Where the records below show a line containing "(∃p F(p,p)) → ¬(∃w ∀x (F(w,x) ∨ F(x,w)))", start copying; end with the line containing "(∀g R(g)) → ¬(∃c K(c,c))", and copy it too.
BEGIN
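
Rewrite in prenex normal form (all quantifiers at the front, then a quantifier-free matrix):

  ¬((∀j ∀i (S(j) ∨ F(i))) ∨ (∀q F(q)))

Push ¬ through the quantifiers and connectives to reach negation normal form:
  (∃j ∃i (¬S(j) ∧ ¬F(i))) ∧ (∃q ¬F(q))
All bound variables are already distinct, so no renaming is needed.
Extract every quantifier outward, since the variables are now distinct and don't occur free across branches:
  ∃j ∃i ∃q (¬S(j) ∧ ¬F(i) ∧ ¬F(q))

∃j ∃i ∃q (¬S(j) ∧ ¬F(i) ∧ ¬F(q))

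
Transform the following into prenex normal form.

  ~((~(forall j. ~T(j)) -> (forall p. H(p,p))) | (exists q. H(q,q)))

First replace A → B with ¬A ∨ B.
  ~(~~(forall j. ~T(j)) | (forall p. H(p,p)) | (exists q. H(q,q)))
Drive negations inward (¬∀x A ≡ ∃x ¬A, ¬∃x A ≡ ∀x ¬A, De Morgan for ∧/∨):
  (exists j. T(j)) & (exists p. ~H(p,p)) & (forall q. ~H(q,q))
Finally move all quantifiers to the prefix:
  exists j. exists p. forall q. (T(j) & ~H(p,p) & ~H(q,q))

exists j. exists p. forall q. (T(j) & ~H(p,p) & ~H(q,q))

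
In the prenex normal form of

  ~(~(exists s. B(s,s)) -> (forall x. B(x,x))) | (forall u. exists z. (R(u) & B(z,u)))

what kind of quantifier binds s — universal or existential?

universal

Rewrite implications/biconditionals: A → B as ¬A ∨ B.
  ~(~~(exists s. B(s,s)) | (forall x. B(x,x))) | (forall u. exists z. (R(u) & B(z,u)))
Drive negations inward (¬∀x A ≡ ∃x ¬A, ¬∃x A ≡ ∀x ¬A, De Morgan for ∧/∨):
  (forall s. ~B(s,s)) & (exists x. ~B(x,x)) | (forall u. exists z. (R(u) & B(z,u)))
All bound variables are already distinct, so no renaming is needed.
Pull the quantifiers to the front (each side's bound variable is not free in the other side):
  forall s. exists x. forall u. exists z. (~B(s,s) & ~B(x,x) | R(u) & B(z,u))
The quantifier exists s sits under an odd number of negations (counting the antecedent side of each →), so it flips to forall s.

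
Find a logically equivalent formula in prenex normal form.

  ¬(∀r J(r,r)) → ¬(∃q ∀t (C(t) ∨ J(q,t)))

∀r ∀q ∃t (J(r,r) ∨ ¬C(t) ∧ ¬J(q,t))

Eliminate → and ↔ using ¬ and ∨.
  ¬¬(∀r J(r,r)) ∨ ¬(∃q ∀t (C(t) ∨ J(q,t)))
Move each ¬ inward, flipping quantifiers it crosses:
  (∀r J(r,r)) ∨ (∀q ∃t (¬C(t) ∧ ¬J(q,t)))
Pull the quantifiers to the front (each side's bound variable is not free in the other side):
  ∀r ∀q ∃t (J(r,r) ∨ ¬C(t) ∧ ¬J(q,t))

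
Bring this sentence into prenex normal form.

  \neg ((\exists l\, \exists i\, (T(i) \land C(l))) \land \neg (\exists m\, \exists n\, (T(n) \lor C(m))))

Push ¬ through the quantifiers and connectives to reach negation normal form:
  (\forall l\, \forall i\, (\neg T(i) \lor \neg C(l))) \lor (\exists m\, \exists n\, (T(n) \lor C(m)))
Extract every quantifier outward, since the variables are now distinct and don't occur free across branches:
  \forall l\, \forall i\, \exists m\, \exists n\, (\neg T(i) \lor \neg C(l) \lor T(n) \lor C(m))

\forall l\, \forall i\, \exists m\, \exists n\, (\neg T(i) \lor \neg C(l) \lor T(n) \lor C(m))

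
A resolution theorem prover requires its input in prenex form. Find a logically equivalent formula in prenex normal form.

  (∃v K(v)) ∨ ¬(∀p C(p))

∃v ∃p (K(v) ∨ ¬C(p))

Move each ¬ inward, flipping quantifiers it crosses:
  (∃v K(v)) ∨ (∃p ¬C(p))
All bound variables are already distinct, so no renaming is needed.
Finally move all quantifiers to the prefix:
  ∃v ∃p (K(v) ∨ ¬C(p))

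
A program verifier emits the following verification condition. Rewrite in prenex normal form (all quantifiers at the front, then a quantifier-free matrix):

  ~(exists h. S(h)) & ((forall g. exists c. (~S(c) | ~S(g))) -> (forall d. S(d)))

forall h. exists g. forall c. forall d. (~S(h) & (S(c) & S(g) | S(d)))

First replace A → B with ¬A ∨ B.
  ~(exists h. S(h)) & (~(forall g. exists c. (~S(c) | ~S(g))) | (forall d. S(d)))
Drive negations inward (¬∀x A ≡ ∃x ¬A, ¬∃x A ≡ ∀x ¬A, De Morgan for ∧/∨):
  (forall h. ~S(h)) & ((exists g. forall c. (S(c) & S(g))) | (forall d. S(d)))
All bound variables are already distinct, so no renaming is needed.
Extract every quantifier outward, since the variables are now distinct and don't occur free across branches:
  forall h. exists g. forall c. forall d. (~S(h) & (S(c) & S(g) | S(d)))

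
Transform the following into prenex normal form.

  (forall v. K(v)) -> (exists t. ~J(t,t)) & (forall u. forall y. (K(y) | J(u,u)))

exists v. exists t. forall u. forall y. (~K(v) | ~J(t,t) & (K(y) | J(u,u)))

Rewrite implications/biconditionals: A → B as ¬A ∨ B.
  ~(forall v. K(v)) | (exists t. ~J(t,t)) & (forall u. forall y. (K(y) | J(u,u)))
Push ¬ through the quantifiers and connectives to reach negation normal form:
  (exists v. ~K(v)) | (exists t. ~J(t,t)) & (forall u. forall y. (K(y) | J(u,u)))
All bound variables are already distinct, so no renaming is needed.
Extract every quantifier outward, since the variables are now distinct and don't occur free across branches:
  exists v. exists t. forall u. forall y. (~K(v) | ~J(t,t) & (K(y) | J(u,u)))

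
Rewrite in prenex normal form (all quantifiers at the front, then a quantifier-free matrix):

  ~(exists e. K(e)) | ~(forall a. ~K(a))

Push ¬ through the quantifiers and connectives to reach negation normal form:
  (forall e. ~K(e)) | (exists a. K(a))
All bound variables are already distinct, so no renaming is needed.
Pull the quantifiers to the front (each side's bound variable is not free in the other side):
  forall e. exists a. (~K(e) | K(a))

forall e. exists a. (~K(e) | K(a))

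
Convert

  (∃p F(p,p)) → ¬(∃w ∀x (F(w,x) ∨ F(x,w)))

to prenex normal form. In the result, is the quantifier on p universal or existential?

First replace A → B with ¬A ∨ B.
  ¬(∃p F(p,p)) ∨ ¬(∃w ∀x (F(w,x) ∨ F(x,w)))
Move each ¬ inward, flipping quantifiers it crosses:
  (∀p ¬F(p,p)) ∨ (∀w ∃x (¬F(w,x) ∧ ¬F(x,w)))
All bound variables are already distinct, so no renaming is needed.
Finally move all quantifiers to the prefix:
  ∀p ∀w ∃x (¬F(p,p) ∨ ¬F(w,x) ∧ ¬F(x,w))
The quantifier ∃p sits under an odd number of negations (counting the antecedent side of each →), so it flips to ∀p.

universal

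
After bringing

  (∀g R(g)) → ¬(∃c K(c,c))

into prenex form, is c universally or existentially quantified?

universal

Rewrite implications/biconditionals: A → B as ¬A ∨ B.
  ¬(∀g R(g)) ∨ ¬(∃c K(c,c))
Drive negations inward (¬∀x A ≡ ∃x ¬A, ¬∃x A ≡ ∀x ¬A, De Morgan for ∧/∨):
  (∃g ¬R(g)) ∨ (∀c ¬K(c,c))
All bound variables are already distinct, so no renaming is needed.
Extract every quantifier outward, since the variables are now distinct and don't occur free across branches:
  ∃g ∀c (¬R(g) ∨ ¬K(c,c))
The quantifier ∃c sits under an odd number of negations (counting the antecedent side of each →), so it flips to ∀c.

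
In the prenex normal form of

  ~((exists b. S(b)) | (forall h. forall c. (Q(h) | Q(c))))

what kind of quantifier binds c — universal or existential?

existential

Drive negations inward (¬∀x A ≡ ∃x ¬A, ¬∃x A ≡ ∀x ¬A, De Morgan for ∧/∨):
  (forall b. ~S(b)) & (exists h. exists c. (~Q(h) & ~Q(c)))
All bound variables are already distinct, so no renaming is needed.
Extract every quantifier outward, since the variables are now distinct and don't occur free across branches:
  forall b. exists h. exists c. (~S(b) & ~Q(h) & ~Q(c))
The quantifier forall c sits under an odd number of negations, so it flips to exists c.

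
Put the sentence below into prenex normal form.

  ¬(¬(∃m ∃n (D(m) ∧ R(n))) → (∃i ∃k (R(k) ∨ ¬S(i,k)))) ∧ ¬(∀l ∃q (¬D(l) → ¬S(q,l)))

∀m ∀n ∀i ∀k ∃l ∀q ((¬D(m) ∨ ¬R(n)) ∧ ¬R(k) ∧ S(i,k) ∧ ¬D(l) ∧ S(q,l))

Rewrite implications/biconditionals: A → B as ¬A ∨ B.
  ¬(¬¬(∃m ∃n (D(m) ∧ R(n))) ∨ (∃i ∃k (R(k) ∨ ¬S(i,k)))) ∧ ¬(∀l ∃q (¬¬D(l) ∨ ¬S(q,l)))
Drive negations inward (¬∀x A ≡ ∃x ¬A, ¬∃x A ≡ ∀x ¬A, De Morgan for ∧/∨):
  (∀m ∀n (¬D(m) ∨ ¬R(n))) ∧ (∀i ∀k (¬R(k) ∧ S(i,k))) ∧ (∃l ∀q (¬D(l) ∧ S(q,l)))
All bound variables are already distinct, so no renaming is needed.
Extract every quantifier outward, since the variables are now distinct and don't occur free across branches:
  ∀m ∀n ∀i ∀k ∃l ∀q ((¬D(m) ∨ ¬R(n)) ∧ ¬R(k) ∧ S(i,k) ∧ ¬D(l) ∧ S(q,l))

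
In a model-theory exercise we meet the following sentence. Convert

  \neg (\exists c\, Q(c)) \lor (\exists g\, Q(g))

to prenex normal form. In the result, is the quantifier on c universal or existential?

Push ¬ through the quantifiers and connectives to reach negation normal form:
  (\forall c\, \neg Q(c)) \lor (\exists g\, Q(g))
Finally move all quantifiers to the prefix:
  \forall c\, \exists g\, (\neg Q(c) \lor Q(g))
The quantifier \exists c sits under an odd number of negations, so it flips to \forall c.

universal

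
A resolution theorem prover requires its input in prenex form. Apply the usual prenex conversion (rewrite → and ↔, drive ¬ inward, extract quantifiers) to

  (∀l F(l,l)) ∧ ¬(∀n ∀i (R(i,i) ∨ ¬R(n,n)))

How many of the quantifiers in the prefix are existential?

2

Drive negations inward (¬∀x A ≡ ∃x ¬A, ¬∃x A ≡ ∀x ¬A, De Morgan for ∧/∨):
  (∀l F(l,l)) ∧ (∃n ∃i (¬R(i,i) ∧ R(n,n)))
All bound variables are already distinct, so no renaming is needed.
Pull the quantifiers to the front (each side's bound variable is not free in the other side):
  ∀l ∃n ∃i (F(l,l) ∧ ¬R(i,i) ∧ R(n,n))
The prefix is ∀l ∃n ∃i: 1 universal, 2 existential.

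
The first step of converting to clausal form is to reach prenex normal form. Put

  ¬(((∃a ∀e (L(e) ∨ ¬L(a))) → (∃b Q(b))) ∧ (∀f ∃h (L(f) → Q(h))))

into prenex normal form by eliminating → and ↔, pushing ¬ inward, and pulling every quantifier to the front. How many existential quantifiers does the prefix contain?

2

First replace A → B with ¬A ∨ B.
  ¬((¬(∃a ∀e (L(e) ∨ ¬L(a))) ∨ (∃b Q(b))) ∧ (∀f ∃h (¬L(f) ∨ Q(h))))
Move each ¬ inward, flipping quantifiers it crosses:
  (∃a ∀e (L(e) ∨ ¬L(a))) ∧ (∀b ¬Q(b)) ∨ (∃f ∀h (L(f) ∧ ¬Q(h)))
All bound variables are already distinct, so no renaming is needed.
Pull the quantifiers to the front (each side's bound variable is not free in the other side):
  ∃a ∀e ∀b ∃f ∀h ((L(e) ∨ ¬L(a)) ∧ ¬Q(b) ∨ L(f) ∧ ¬Q(h))
The prefix is ∃a ∀e ∀b ∃f ∀h: 3 universal, 2 existential.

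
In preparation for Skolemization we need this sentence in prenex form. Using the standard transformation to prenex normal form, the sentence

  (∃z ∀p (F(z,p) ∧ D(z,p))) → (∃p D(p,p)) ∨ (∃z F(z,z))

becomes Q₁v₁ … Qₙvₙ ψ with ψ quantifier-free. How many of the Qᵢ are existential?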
END
> **WRITTEN ANSWER**
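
  (∃p F(p,p)) → ¬(∃w ∀x (F(w,x) ∨ F(x,w)))

to prenex normal form. In the result, is the quantifier on p universal or existential?

First replace A → B with ¬A ∨ B.
  ¬(∃p F(p,p)) ∨ ¬(∃w ∀x (F(w,x) ∨ F(x,w)))
Move each ¬ inward, flipping quantifiers it crosses:
  (∀p ¬F(p,p)) ∨ (∀w ∃x (¬F(w,x) ∧ ¬F(x,w)))
All bound variables are already distinct, so no renaming is needed.
Finally move all quantifiers to the prefix:
  ∀p ∀w ∃x (¬F(p,p) ∨ ¬F(w,x) ∧ ¬F(x,w))
The quantifier ∃p sits under an odd number of negations (counting the antecedent side of each →), so it flips to ∀p.

universal

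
After bringing

  (∀g R(g)) → ¬(∃c K(c,c))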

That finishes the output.